(Task item)
Write out the listing below exactly, beginning at its first line and ending with the line that contains "Take each $fn".

(Data for this task)
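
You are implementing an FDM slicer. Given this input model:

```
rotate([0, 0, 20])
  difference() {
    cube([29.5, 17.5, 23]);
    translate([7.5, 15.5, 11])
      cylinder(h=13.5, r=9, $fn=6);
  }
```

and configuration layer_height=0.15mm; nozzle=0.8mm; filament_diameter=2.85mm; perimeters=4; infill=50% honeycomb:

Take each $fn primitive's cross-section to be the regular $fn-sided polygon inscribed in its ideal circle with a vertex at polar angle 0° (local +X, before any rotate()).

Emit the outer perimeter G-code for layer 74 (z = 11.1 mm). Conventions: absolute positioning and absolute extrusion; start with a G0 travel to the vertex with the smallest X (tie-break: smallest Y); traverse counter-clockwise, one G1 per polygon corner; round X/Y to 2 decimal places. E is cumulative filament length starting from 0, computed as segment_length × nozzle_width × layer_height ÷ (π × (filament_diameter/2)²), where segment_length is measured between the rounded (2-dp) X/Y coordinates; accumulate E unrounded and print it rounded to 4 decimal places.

At z = 11.1 mm: the 29.5×17.5 cube contributes its full rectangle; the cylinder at (7.5, 15.5): section is a regular 6-gon, circumradius r=9; Taking the first minus the rest: starting from the 29.5×17.5 cube, the r=9 cylinder at (7.5, 15.5) partially overlaps it — only the 135.12 mm² overlap (of its 210.44 mm²) is removed, clipping the outline — 1 connected region; (rotated 20° about Z; rotation is an isometry so areas/perimeters/island counts are preserved). The outline is a single polygon with 8 vertices. Extrusion per mm of travel: 0.8 × 0.15 / (π × 1.425²) = 0.018811. Accumulating E over each segment gives final E = 1.8877.

G0 X-4.41 Y12.12 Z11.10
G1 X0.00 Y0.00 E0.2426
G1 X27.72 Y10.09 E0.7975
G1 X21.74 Y26.53 E1.1266
G1 X8.43 Y21.69 E1.3930
G1 X10.20 Y20.21 E1.4364
G1 X8.64 Y11.35 E1.6056
G1 X0.18 Y8.27 E1.7750
G1 X-4.41 Y12.12 E1.8877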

(Output of the task)
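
You are implementing an FDM slicer. Given this input model:

```
rotate([0, 0, 20])
  difference() {
    cube([29.5, 17.5, 23]);
    translate([7.5, 15.5, 11])
      cylinder(h=13.5, r=9, $fn=6);
  }
```

and configuration layer_height=0.15mm; nozzle=0.8mm; filament_diameter=2.85mm; perimeters=4; infill=50% honeycomb:

Take each $fn primitive's cross-section to be the regular $fn-sided polygon inscribed in its ideal circle with a vertex at polar angle 0° (local +X, before any rotate()).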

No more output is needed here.